→ Instructions to follow: The answer must be every entry, given again word for word.

[Data records]
-=-=-
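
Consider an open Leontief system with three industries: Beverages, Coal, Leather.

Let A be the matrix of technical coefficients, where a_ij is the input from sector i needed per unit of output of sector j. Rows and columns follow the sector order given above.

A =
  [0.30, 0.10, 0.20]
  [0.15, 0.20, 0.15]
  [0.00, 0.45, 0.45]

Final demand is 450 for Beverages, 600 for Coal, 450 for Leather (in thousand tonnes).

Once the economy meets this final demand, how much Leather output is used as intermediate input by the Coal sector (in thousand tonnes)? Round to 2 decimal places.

z_32 = 619.22

I − A =
  [   0.70    -0.10    -0.20]
  [  -0.15     0.80    -0.15]
  [   0.00    -0.45     0.55]
Cofactors of I−A, C_ij = (−1)^(i+j)·(minor ij) (rows/columns in the sector order above):
  C_11 = (0.80)(0.55) − (-0.15)(-0.45) = 0.3725
  C_12 = −[(-0.15)(0.55) − (-0.15)(0.00)] = 0.0825
  C_13 = (-0.15)(-0.45) − (0.80)(0.00) = 0.0675
  C_21 = −[(-0.10)(0.55) − (-0.20)(-0.45)] = 0.1450
  C_22 = (0.70)(0.55) − (-0.20)(0.00) = 0.3850
  C_23 = −[(0.70)(-0.45) − (-0.10)(0.00)] = 0.3150
  C_31 = (-0.10)(-0.15) − (-0.20)(0.80) = 0.1750
  C_32 = −[(0.70)(-0.15) − (-0.20)(-0.15)] = 0.1350
  C_33 = (0.70)(0.80) − (-0.10)(-0.15) = 0.5450
det(I−A) = Σ_j (I−A)_1j·C_1j = (0.70)(0.3725) + (-0.10)(0.0825) + (-0.20)(0.0675) = 0.2390
adj(I−A) = Cᵀ =
  [ 0.3725   0.1450   0.1750]
  [ 0.0825   0.3850   0.1350]
  [ 0.0675   0.3150   0.5450]
(I − A)⁻¹ = adj(I−A) / det(I−A) ≈
  [   1.5586     0.6067     0.7322]
  [   0.3452     1.6109     0.5649]
  [   0.2824     1.3180     2.2803]
First solve x = (I − A)⁻¹ d = adj(I−A)·d / det(I−A); in particular x_2 = (0.0825·450 + 0.3850·600 + 0.1350·450) / 0.2390 = 328.875 / 0.2390 ≈ 1376.0460.
Intermediate flow from 3 to 2: z_32 = a_32 · x_2 = 0.45 × 328.875 / 0.2390 = 147.99375 / 0.2390 ≈ 619.22.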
-=-=-
→ Written response:
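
Consider an open Leontief system with three industries: Beverages, Coal, Leather.

Let A be the matrix of technical coefficients, where a_ij is the input from sector i needed per unit of output of sector j. Rows and columns follow the sector order given above.

A =
  [0.30, 0.10, 0.20]
  [0.15, 0.20, 0.15]
  [0.00, 0.45, 0.45]

Final demand is 450 for Beverages, 600 for Coal, 450 for Leather (in thousand tonnes).

Once the economy meets this final demand, how much Leather output is used as intermediate input by the Coal sector (in thousand tonnes)? Round to 2 decimal places.

z_32 = 619.22

I − A =
  [   0.70    -0.10    -0.20]
  [  -0.15     0.80    -0.15]
  [   0.00    -0.45     0.55]
Cofactors of I−A, C_ij = (−1)^(i+j)·(minor ij) (rows/columns in the sector order above):
  C_11 = (0.80)(0.55) − (-0.15)(-0.45) = 0.3725
  C_12 = −[(-0.15)(0.55) − (-0.15)(0.00)] = 0.0825
  C_13 = (-0.15)(-0.45) − (0.80)(0.00) = 0.0675
  C_21 = −[(-0.10)(0.55) − (-0.20)(-0.45)] = 0.1450
  C_22 = (0.70)(0.55) − (-0.20)(0.00) = 0.3850
  C_23 = −[(0.70)(-0.45) − (-0.10)(0.00)] = 0.3150
  C_31 = (-0.10)(-0.15) − (-0.20)(0.80) = 0.1750
  C_32 = −[(0.70)(-0.15) − (-0.20)(-0.15)] = 0.1350
  C_33 = (0.70)(0.80) − (-0.10)(-0.15) = 0.5450
det(I−A) = Σ_j (I−A)_1j·C_1j = (0.70)(0.3725) + (-0.10)(0.0825) + (-0.20)(0.0675) = 0.2390
adj(I−A) = Cᵀ =
  [ 0.3725   0.1450   0.1750]
  [ 0.0825   0.3850   0.1350]
  [ 0.0675   0.3150   0.5450]
(I − A)⁻¹ = adj(I−A) / det(I−A) ≈
  [   1.5586     0.6067     0.7322]
  [   0.3452     1.6109     0.5649]
  [   0.2824     1.3180     2.2803]
First solve x = (I − A)⁻¹ d = adj(I−A)·d / det(I−A); in particular x_2 = (0.0825·450 + 0.3850·600 + 0.1350·450) / 0.2390 = 328.875 / 0.2390 ≈ 1376.0460.
Intermediate flow from 3 to 2: z_32 = a_32 · x_2 = 0.45 × 328.875 / 0.2390 = 147.99375 / 0.2390 ≈ 619.22.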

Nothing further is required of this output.